## ABOUT THIS EXERCISE
The full data must be written out exactly, with every line included.
(SUPPLIED MATERIAL Opens)
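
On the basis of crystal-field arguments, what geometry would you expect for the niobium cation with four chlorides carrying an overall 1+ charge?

Summing ligand charges against the +1 overall charge gives an oxidation state of +5 for niobium.
Niobium is a group-5 element; Nb(V) is therefore d⁰.
With 4 monodentate ligands the coordination number is 4.
A d⁰ ion has no crystal-field stabilisation preference between square planar and tetrahedral, so four ligands adopt the sterically favoured tetrahedral geometry.

tetrahedral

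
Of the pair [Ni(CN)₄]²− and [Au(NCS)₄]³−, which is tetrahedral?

For [Ni(CN)₄]²−: Summing ligand charges against the −2 overall charge gives an oxidation state of +2 for nickel. Ni sits in group 10, so the d-electron count is 10 − 2 = 8. Cyanide is a strong-field ligand (high in the spectrochemical series). A 3d d⁸ ion with strong-field ligands gains enough CFSE to favour square planar over tetrahedral. → square planar.
For [Au(NCS)₄]³−: Summing ligand charges against the −3 overall charge gives an oxidation state of +1 for gold. Au sits in group 11, so the d-electron count is 11 − 1 = 10. A d¹⁰ ion has no crystal-field stabilisation preference between square planar and tetrahedral, so four ligands adopt the sterically favoured tetrahedral geometry. → tetrahedral.

[Au(NCS)₄]³−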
(SUPPLIED MATERIAL Closes)
## PROBLEM SOLUTION
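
On the basis of crystal-field arguments, what geometry would you expect for the niobium cation with four chlorides carrying an overall 1+ charge?

Summing ligand charges against the +1 overall charge gives an oxidation state of +5 for niobium.
Niobium is a group-5 element; Nb(V) is therefore d⁰.
With 4 monodentate ligands the coordination number is 4.
A d⁰ ion has no crystal-field stabilisation preference between square planar and tetrahedral, so four ligands adopt the sterically favoured tetrahedral geometry.

tetrahedral

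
Of the pair [Ni(CN)₄]²− and [Au(NCS)₄]³−, which is tetrahedral?

For [Ni(CN)₄]²−: Summing ligand charges against the −2 overall charge gives an oxidation state of +2 for nickel. Ni sits in group 10, so the d-electron count is 10 − 2 = 8. Cyanide is a strong-field ligand (high in the spectrochemical series). A 3d d⁸ ion with strong-field ligands gains enough CFSE to favour square planar over tetrahedral. → square planar.
For [Au(NCS)₄]³−: Summing ligand charges against the −3 overall charge gives an oxidation state of +1 for gold. Au sits in group 11, so the d-electron count is 11 − 1 = 10. A d¹⁰ ion has no crystal-field stabilisation preference between square planar and tetrahedral, so four ligands adopt the sterically favoured tetrahedral geometry. → tetrahedral.

[Au(NCS)₄]³−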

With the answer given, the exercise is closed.